'''
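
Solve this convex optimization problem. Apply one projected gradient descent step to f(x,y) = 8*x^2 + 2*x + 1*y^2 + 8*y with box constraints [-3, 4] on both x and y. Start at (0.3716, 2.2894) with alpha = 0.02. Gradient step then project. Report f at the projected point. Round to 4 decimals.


Step 1: Compute gradient at (0.3716, 2.2894).
grad_x = 2*8*0.3716 + 2 = 7.9456
grad_y = 2*1*2.2894 + 8 = 12.5788
Step 2: Gradient step.
x_raw = 0.3716 - 0.02*7.9456 = 0.2127
y_raw = 2.2894 - 0.02*12.5788 = 2.0378
Step 3: Project onto [-3, 4].
x_proj = clip(0.2127) = 0.2127
y_proj = clip(2.0378) = 2.0378
Step 4: Evaluate f.
f(0.2127, 2.0378) = 21.2426


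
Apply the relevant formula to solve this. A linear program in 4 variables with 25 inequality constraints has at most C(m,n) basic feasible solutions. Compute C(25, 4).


Each vertex corresponds to some choice of n active constraints out of m, so the number of vertices is at most C(m, n) = m! / (n!(m-n)!).
m = 25, n = 4
Numerator: 25 * 24 * 23 * 22
Denominator: 4! = 24
C(25, 4) = 12650


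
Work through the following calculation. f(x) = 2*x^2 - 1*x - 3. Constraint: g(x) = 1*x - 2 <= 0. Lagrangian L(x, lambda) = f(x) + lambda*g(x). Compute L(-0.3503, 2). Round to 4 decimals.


Step 1: Evaluate f(x).
f(-0.3503) = 2*(-0.3503)^2 - 1*(-0.3503) - 3 = -2.4043
Step 2: Evaluate g(x).
g(-0.3503) = 1*-0.3503 - 2 = -2.3503
Step 3: Compute Lagrangian.
L = -2.4043 + 2*-2.3503 = -7.1049


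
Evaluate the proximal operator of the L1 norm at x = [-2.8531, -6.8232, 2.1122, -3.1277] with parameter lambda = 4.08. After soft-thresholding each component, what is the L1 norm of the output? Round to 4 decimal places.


Soft-thresholding with lambda = 4.08:
prox(-2.8531) = sign(-2.8531)*max(|-2.8531| - 4.08, 0) = 0.0
prox(-6.8232) = sign(-6.8232)*max(|-6.8232| - 4.08, 0) = -2.7432
prox(2.1122) = sign(2.1122)*max(|2.1122| - 4.08, 0) = 0.0
prox(-3.1277) = sign(-3.1277)*max(|-3.1277| - 4.08, 0) = 0.0
prox(x) = [0.0, -2.7432, 0.0, 0.0]
||prox(x)||_1 = 0.0 + 2.7432 + 0.0 + 0.0 = 2.7432


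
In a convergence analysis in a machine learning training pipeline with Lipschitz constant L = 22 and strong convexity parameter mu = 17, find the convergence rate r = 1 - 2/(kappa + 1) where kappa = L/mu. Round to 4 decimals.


Step 1: Compute the condition number.
kappa = L/mu = 22/17 = 1.2941
Step 2: Compute the convergence rate.
r = 1 - 2/(kappa + 1) = 1 - 2*mu/(L + mu) = (L - mu)/(L + mu) = 5/39 = 0.1282


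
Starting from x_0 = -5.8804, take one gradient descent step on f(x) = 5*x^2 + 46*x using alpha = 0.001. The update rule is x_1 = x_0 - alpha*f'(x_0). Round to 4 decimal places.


We compute the gradient at x_0 and apply the update.
f'(x) = 10*x + 46
f'(-5.8804) = 10*-5.8804 + 46 = -12.804
x_1 = -5.8804 - 0.001*-12.804 = -5.8676


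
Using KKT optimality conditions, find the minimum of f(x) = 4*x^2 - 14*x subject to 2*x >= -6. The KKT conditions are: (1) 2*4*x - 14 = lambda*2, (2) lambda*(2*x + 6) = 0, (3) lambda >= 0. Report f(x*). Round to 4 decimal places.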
'''
[About this task]: Start to finish, output the whole listing exactly.

[Output of the exercise]:
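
Solve this convex optimization problem. Apply one projected gradient descent step to f(x,y) = 8*x^2 + 2*x + 1*y^2 + 8*y with box constraints [-3, 4] on both x and y. Start at (0.3716, 2.2894) with alpha = 0.02. Gradient step then project. Report f at the projected point. Round to 4 decimals.


Step 1: Compute gradient at (0.3716, 2.2894).
grad_x = 2*8*0.3716 + 2 = 7.9456
grad_y = 2*1*2.2894 + 8 = 12.5788
Step 2: Gradient step.
x_raw = 0.3716 - 0.02*7.9456 = 0.2127
y_raw = 2.2894 - 0.02*12.5788 = 2.0378
Step 3: Project onto [-3, 4].
x_proj = clip(0.2127) = 0.2127
y_proj = clip(2.0378) = 2.0378
Step 4: Evaluate f.
f(0.2127, 2.0378) = 21.2426


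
Apply the relevant formula to solve this. A linear program in 4 variables with 25 inequality constraints has at most C(m,n) basic feasible solutions. Compute C(25, 4).


Each vertex corresponds to some choice of n active constraints out of m, so the number of vertices is at most C(m, n) = m! / (n!(m-n)!).
m = 25, n = 4
Numerator: 25 * 24 * 23 * 22
Denominator: 4! = 24
C(25, 4) = 12650


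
Work through the following calculation. f(x) = 2*x^2 - 1*x - 3. Constraint: g(x) = 1*x - 2 <= 0. Lagrangian L(x, lambda) = f(x) + lambda*g(x). Compute L(-0.3503, 2). Round to 4 decimals.


Step 1: Evaluate f(x).
f(-0.3503) = 2*(-0.3503)^2 - 1*(-0.3503) - 3 = -2.4043
Step 2: Evaluate g(x).
g(-0.3503) = 1*-0.3503 - 2 = -2.3503
Step 3: Compute Lagrangian.
L = -2.4043 + 2*-2.3503 = -7.1049


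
Evaluate the proximal operator of the L1 norm at x = [-2.8531, -6.8232, 2.1122, -3.1277] with parameter lambda = 4.08. After soft-thresholding each component, what is the L1 norm of the output? Round to 4 decimal places.


Soft-thresholding with lambda = 4.08:
prox(-2.8531) = sign(-2.8531)*max(|-2.8531| - 4.08, 0) = 0.0
prox(-6.8232) = sign(-6.8232)*max(|-6.8232| - 4.08, 0) = -2.7432
prox(2.1122) = sign(2.1122)*max(|2.1122| - 4.08, 0) = 0.0
prox(-3.1277) = sign(-3.1277)*max(|-3.1277| - 4.08, 0) = 0.0
prox(x) = [0.0, -2.7432, 0.0, 0.0]
||prox(x)||_1 = 0.0 + 2.7432 + 0.0 + 0.0 = 2.7432


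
In a convergence analysis in a machine learning training pipeline with Lipschitz constant L = 22 and strong convexity parameter mu = 17, find the convergence rate r = 1 - 2/(kappa + 1) where kappa = L/mu. Round to 4 decimals.


Step 1: Compute the condition number.
kappa = L/mu = 22/17 = 1.2941
Step 2: Compute the convergence rate.
r = 1 - 2/(kappa + 1) = 1 - 2*mu/(L + mu) = (L - mu)/(L + mu) = 5/39 = 0.1282


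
Starting from x_0 = -5.8804, take one gradient descent step on f(x) = 5*x^2 + 46*x using alpha = 0.001. The update rule is x_1 = x_0 - alpha*f'(x_0). Round to 4 decimal places.


We compute the gradient at x_0 and apply the update.
f'(x) = 10*x + 46
f'(-5.8804) = 10*-5.8804 + 46 = -12.804
x_1 = -5.8804 - 0.001*-12.804 = -5.8676


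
Using KKT optimality conditions, find the minimum of f(x) = 4*x^2 - 14*x subject to 2*x >= -6. The KKT conditions are: (1) 2*4*x - 14 = lambda*2, (2) lambda*(2*x + 6) = 0, (3) lambda >= 0. Report f(x*). Round to 4 decimal places.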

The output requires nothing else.